◆ YOUR ASSIGNMENT: In the entries below, find the line with "The diet of" and the line with "12 | 0.18 |". Return those two lines and all lines between them, exactly.

◆ THE INPUT:
####

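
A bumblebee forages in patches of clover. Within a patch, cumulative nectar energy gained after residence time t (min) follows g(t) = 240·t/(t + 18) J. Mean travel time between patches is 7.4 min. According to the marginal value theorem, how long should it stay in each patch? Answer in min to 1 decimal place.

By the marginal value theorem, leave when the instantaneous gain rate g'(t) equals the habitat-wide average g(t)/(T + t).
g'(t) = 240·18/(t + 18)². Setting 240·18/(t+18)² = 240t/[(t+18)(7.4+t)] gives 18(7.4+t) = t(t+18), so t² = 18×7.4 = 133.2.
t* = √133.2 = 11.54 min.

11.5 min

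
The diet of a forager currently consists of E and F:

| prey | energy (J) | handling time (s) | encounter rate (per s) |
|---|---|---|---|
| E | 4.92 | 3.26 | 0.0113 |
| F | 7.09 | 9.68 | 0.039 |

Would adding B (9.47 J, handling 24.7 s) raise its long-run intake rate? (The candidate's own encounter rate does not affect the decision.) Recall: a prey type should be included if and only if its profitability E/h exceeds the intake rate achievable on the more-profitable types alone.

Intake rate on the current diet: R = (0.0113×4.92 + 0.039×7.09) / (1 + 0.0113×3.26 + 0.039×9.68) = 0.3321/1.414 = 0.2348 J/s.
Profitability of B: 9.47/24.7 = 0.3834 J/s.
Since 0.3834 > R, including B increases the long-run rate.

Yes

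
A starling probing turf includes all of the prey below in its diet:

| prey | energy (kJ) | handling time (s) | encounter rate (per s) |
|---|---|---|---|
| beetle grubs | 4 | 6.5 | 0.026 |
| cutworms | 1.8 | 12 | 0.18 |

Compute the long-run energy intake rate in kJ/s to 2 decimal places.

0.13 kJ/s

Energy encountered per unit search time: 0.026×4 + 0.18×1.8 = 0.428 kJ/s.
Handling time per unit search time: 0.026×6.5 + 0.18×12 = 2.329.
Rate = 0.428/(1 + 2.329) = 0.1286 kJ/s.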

####

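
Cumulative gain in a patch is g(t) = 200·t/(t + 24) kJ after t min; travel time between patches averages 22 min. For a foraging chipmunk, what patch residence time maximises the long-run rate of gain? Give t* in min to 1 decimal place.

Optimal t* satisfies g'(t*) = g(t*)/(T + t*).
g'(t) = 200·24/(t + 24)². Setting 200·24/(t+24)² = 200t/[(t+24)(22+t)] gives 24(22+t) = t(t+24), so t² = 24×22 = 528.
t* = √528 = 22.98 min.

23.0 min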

####

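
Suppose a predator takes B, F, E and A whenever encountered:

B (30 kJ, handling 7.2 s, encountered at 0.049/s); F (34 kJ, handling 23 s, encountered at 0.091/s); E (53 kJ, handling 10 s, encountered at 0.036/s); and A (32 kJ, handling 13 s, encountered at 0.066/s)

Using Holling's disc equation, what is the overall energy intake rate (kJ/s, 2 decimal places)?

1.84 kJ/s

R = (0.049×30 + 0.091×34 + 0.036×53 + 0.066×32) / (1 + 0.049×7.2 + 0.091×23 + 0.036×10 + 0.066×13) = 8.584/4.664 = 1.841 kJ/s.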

####

◆ TASK RESULT:
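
The diet of a forager currently consists of E and F:

| prey | energy (J) | handling time (s) | encounter rate (per s) |
|---|---|---|---|
| E | 4.92 | 3.26 | 0.0113 |
| F | 7.09 | 9.68 | 0.039 |

Would adding B (9.47 J, handling 24.7 s) raise its long-run intake rate? (The candidate's own encounter rate does not affect the decision.) Recall: a prey type should be included if and only if its profitability E/h exceeds the intake rate achievable on the more-profitable types alone.

Intake rate on the current diet: R = (0.0113×4.92 + 0.039×7.09) / (1 + 0.0113×3.26 + 0.039×9.68) = 0.3321/1.414 = 0.2348 J/s.
Profitability of B: 9.47/24.7 = 0.3834 J/s.
Since 0.3834 > R, including B increases the long-run rate.

Yes

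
A starling probing turf includes all of the prey below in its diet:

| prey | energy (kJ) | handling time (s) | encounter rate (per s) |
|---|---|---|---|
| beetle grubs | 4 | 6.5 | 0.026 |
| cutworms | 1.8 | 12 | 0.18 |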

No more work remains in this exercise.